Collected data entries:
-*-

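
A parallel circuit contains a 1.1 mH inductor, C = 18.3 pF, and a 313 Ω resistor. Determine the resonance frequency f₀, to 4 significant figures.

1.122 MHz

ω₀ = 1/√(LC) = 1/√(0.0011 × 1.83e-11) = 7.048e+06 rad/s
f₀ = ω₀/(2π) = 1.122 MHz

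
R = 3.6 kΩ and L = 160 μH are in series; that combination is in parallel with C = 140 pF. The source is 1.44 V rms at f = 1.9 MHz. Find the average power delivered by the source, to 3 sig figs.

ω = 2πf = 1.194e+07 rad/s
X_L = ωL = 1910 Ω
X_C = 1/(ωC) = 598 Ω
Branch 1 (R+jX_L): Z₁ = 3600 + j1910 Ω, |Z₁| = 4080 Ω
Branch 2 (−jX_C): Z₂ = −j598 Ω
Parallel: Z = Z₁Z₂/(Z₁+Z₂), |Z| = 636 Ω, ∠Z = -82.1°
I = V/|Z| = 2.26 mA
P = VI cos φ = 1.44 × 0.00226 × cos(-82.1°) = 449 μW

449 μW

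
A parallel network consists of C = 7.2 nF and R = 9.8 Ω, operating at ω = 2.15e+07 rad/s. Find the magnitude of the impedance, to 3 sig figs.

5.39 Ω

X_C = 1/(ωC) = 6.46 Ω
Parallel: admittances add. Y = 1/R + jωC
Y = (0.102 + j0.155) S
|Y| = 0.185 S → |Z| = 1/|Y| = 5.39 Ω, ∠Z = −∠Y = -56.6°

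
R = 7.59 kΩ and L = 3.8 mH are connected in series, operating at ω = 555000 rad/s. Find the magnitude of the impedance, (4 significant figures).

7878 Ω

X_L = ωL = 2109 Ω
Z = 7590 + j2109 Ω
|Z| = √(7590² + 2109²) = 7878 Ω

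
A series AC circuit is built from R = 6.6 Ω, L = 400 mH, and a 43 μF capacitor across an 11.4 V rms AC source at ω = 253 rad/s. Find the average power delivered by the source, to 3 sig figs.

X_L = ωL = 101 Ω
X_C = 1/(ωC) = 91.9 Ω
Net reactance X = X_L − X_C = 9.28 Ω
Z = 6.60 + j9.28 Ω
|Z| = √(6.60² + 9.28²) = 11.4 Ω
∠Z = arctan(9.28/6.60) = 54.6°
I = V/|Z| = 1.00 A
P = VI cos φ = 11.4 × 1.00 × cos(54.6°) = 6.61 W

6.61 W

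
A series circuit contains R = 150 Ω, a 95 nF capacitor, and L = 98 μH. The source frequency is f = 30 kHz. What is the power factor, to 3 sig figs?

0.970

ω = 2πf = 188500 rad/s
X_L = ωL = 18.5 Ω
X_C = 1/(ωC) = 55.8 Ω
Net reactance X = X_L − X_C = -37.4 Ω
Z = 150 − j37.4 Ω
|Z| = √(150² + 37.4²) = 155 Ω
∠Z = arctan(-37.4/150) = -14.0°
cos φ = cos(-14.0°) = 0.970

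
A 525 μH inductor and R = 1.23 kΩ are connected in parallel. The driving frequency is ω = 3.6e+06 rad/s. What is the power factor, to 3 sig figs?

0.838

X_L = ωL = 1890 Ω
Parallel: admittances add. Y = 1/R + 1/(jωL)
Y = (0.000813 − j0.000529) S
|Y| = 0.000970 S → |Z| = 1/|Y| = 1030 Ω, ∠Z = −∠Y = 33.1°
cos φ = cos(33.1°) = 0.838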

-*-

Copy the entries word for word.

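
A parallel circuit contains a 1.1 mH inductor, C = 18.3 pF, and a 313 Ω resistor. Determine the resonance frequency f₀, to 4 significant figures.

1.122 MHz

ω₀ = 1/√(LC) = 1/√(0.0011 × 1.83e-11) = 7.048e+06 rad/s
f₀ = ω₀/(2π) = 1.122 MHz

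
R = 3.6 kΩ and L = 160 μH are in series; that combination is in parallel with C = 140 pF. The source is 1.44 V rms at f = 1.9 MHz. Find the average power delivered by the source, to 3 sig figs.

ω = 2πf = 1.194e+07 rad/s
X_L = ωL = 1910 Ω
X_C = 1/(ωC) = 598 Ω
Branch 1 (R+jX_L): Z₁ = 3600 + j1910 Ω, |Z₁| = 4080 Ω
Branch 2 (−jX_C): Z₂ = −j598 Ω
Parallel: Z = Z₁Z₂/(Z₁+Z₂), |Z| = 636 Ω, ∠Z = -82.1°
I = V/|Z| = 2.26 mA
P = VI cos φ = 1.44 × 0.00226 × cos(-82.1°) = 449 μW

449 μW

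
A parallel network consists of C = 7.2 nF and R = 9.8 Ω, operating at ω = 2.15e+07 rad/s. Find the magnitude of the impedance, to 3 sig figs.

5.39 Ω

X_C = 1/(ωC) = 6.46 Ω
Parallel: admittances add. Y = 1/R + jωC
Y = (0.102 + j0.155) S
|Y| = 0.185 S → |Z| = 1/|Y| = 5.39 Ω, ∠Z = −∠Y = -56.6°

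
R = 7.59 kΩ and L = 3.8 mH are connected in series, operating at ω = 555000 rad/s. Find the magnitude of the impedance, (4 significant figures).

7878 Ω

X_L = ωL = 2109 Ω
Z = 7590 + j2109 Ω
|Z| = √(7590² + 2109²) = 7878 Ω

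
A series AC circuit is built from R = 6.6 Ω, L = 400 mH, and a 43 μF capacitor across an 11.4 V rms AC source at ω = 253 rad/s. Find the average power delivered by the source, to 3 sig figs.

X_L = ωL = 101 Ω
X_C = 1/(ωC) = 91.9 Ω
Net reactance X = X_L − X_C = 9.28 Ω
Z = 6.60 + j9.28 Ω
|Z| = √(6.60² + 9.28²) = 11.4 Ω
∠Z = arctan(9.28/6.60) = 54.6°
I = V/|Z| = 1.00 A
P = VI cos φ = 11.4 × 1.00 × cos(54.6°) = 6.61 W

6.61 W

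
A series circuit contains R = 150 Ω, a 95 nF capacitor, and L = 98 μH. The source frequency is f = 30 kHz. What is the power factor, to 3 sig figs?

0.970

ω = 2πf = 188500 rad/s
X_L = ωL = 18.5 Ω
X_C = 1/(ωC) = 55.8 Ω
Net reactance X = X_L − X_C = -37.4 Ω
Z = 150 − j37.4 Ω
|Z| = √(150² + 37.4²) = 155 Ω
∠Z = arctan(-37.4/150) = -14.0°
cos φ = cos(-14.0°) = 0.970

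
A 525 μH inductor and R = 1.23 kΩ are connected in parallel. The driving frequency is ω = 3.6e+06 rad/s. What is the power factor, to 3 sig figs?

0.838

X_L = ωL = 1890 Ω
Parallel: admittances add. Y = 1/R + 1/(jωL)
Y = (0.000813 − j0.000529) S
|Y| = 0.000970 S → |Z| = 1/|Y| = 1030 Ω, ∠Z = −∠Y = 33.1°
cos φ = cos(33.1°) = 0.838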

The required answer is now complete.